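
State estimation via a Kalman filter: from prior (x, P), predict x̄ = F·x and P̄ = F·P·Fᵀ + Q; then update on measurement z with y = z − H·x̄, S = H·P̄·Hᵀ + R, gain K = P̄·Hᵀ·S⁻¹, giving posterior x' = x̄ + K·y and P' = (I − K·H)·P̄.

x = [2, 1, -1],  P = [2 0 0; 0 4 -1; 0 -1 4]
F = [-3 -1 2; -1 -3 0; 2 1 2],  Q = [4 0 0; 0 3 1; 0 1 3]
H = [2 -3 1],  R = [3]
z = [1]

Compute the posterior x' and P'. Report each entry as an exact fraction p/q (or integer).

x̄ = F·x = [-9, -5, 3]
P̄ = F·P·Fᵀ + Q = [46 24 0; 24 41 -9; 0 -9 27]
y = z − H·x̄ = [1]
S = H·P̄·Hᵀ + R = [349]
K = P̄·Hᵀ·S⁻¹ = [20/349; -84/349; 54/349]
x' = x̄ + K·y = [-3121/349, -1829/349, 1101/349]
P' = (I − K·H)·P̄ = [15654/349 10056/349 -1080/349; 10056/349 7253/349 1395/349; -1080/349 1395/349 6507/349]

x' = [-3121/349, -1829/349, 1101/349]
P' = [15654/349 10056/349 -1080/349; 10056/349 7253/349 1395/349; -1080/349 1395/349 6507/349]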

★ ★ ★ ★

> DIRECTIONS FOR THIS TASK
Word for word, quote the lines from the line containing "4 -1; 0 -1 4]" through the end of the material, both included, and nothing else.

> EXERCISE SOLUTION
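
x = [2, 1, -1],  P = [2 0 0; 0 4 -1; 0 -1 4]
F = [-3 -1 2; -1 -3 0; 2 1 2],  Q = [4 0 0; 0 3 1; 0 1 3]
H = [2 -3 1],  R = [3]
z = [1]

Compute the posterior x' and P'. Report each entry as an exact fraction p/q (or integer).

x̄ = F·x = [-9, -5, 3]
P̄ = F·P·Fᵀ + Q = [46 24 0; 24 41 -9; 0 -9 27]
y = z − H·x̄ = [1]
S = H·P̄·Hᵀ + R = [349]
K = P̄·Hᵀ·S⁻¹ = [20/349; -84/349; 54/349]
x' = x̄ + K·y = [-3121/349, -1829/349, 1101/349]
P' = (I − K·H)·P̄ = [15654/349 10056/349 -1080/349; 10056/349 7253/349 1395/349; -1080/349 1395/349 6507/349]

x' = [-3121/349, -1829/349, 1101/349]
P' = [15654/349 10056/349 -1080/349; 10056/349 7253/349 1395/349; -1080/349 1395/349 6507/349]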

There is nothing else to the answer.